Exercise goal >>
Lines in the listing that hold the string "turns" need to be tallied, and the total given alone.

Segment Open

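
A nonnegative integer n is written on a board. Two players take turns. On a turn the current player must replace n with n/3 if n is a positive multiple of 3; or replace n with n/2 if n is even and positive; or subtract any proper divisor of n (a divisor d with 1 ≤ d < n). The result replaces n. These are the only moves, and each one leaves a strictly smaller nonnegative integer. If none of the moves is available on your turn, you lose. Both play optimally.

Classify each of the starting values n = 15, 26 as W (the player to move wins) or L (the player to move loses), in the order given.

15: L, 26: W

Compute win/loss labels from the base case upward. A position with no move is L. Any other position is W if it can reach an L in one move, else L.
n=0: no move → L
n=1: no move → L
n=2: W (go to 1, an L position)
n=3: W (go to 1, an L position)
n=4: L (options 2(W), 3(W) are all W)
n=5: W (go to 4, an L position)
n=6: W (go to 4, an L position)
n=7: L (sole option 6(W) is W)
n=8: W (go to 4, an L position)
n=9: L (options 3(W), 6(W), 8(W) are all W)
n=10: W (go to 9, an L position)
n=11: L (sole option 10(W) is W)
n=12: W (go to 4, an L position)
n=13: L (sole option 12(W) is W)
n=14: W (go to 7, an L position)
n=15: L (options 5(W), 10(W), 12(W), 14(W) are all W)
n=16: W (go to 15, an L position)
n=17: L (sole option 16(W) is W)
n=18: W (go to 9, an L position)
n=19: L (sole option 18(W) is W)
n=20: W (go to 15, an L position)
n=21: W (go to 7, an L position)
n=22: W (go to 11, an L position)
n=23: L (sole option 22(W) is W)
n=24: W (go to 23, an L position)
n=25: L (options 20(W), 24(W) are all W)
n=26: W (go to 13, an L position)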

Segment Closed
Segment Open

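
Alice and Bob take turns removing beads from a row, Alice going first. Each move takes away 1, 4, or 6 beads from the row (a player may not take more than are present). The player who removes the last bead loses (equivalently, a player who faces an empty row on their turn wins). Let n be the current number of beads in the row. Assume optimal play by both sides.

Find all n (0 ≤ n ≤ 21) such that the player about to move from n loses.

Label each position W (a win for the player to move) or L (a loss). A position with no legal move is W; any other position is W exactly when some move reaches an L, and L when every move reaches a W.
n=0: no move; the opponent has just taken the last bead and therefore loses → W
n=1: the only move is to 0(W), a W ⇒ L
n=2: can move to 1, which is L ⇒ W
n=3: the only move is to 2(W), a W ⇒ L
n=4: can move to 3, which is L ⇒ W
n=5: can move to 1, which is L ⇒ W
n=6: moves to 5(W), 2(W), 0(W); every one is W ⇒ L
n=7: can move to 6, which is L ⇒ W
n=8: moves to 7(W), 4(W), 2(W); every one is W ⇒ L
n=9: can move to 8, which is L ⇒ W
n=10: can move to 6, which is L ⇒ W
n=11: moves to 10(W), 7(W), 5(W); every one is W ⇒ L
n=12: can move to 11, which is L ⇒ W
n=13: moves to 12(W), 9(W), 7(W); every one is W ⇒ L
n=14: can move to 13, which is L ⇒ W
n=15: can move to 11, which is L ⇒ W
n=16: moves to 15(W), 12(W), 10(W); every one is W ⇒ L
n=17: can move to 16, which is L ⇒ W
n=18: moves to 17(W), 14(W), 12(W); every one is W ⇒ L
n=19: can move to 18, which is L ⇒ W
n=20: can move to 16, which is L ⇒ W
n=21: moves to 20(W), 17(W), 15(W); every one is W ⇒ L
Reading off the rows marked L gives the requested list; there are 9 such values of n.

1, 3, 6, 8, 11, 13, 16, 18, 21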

Segment Closed

Written response >>
2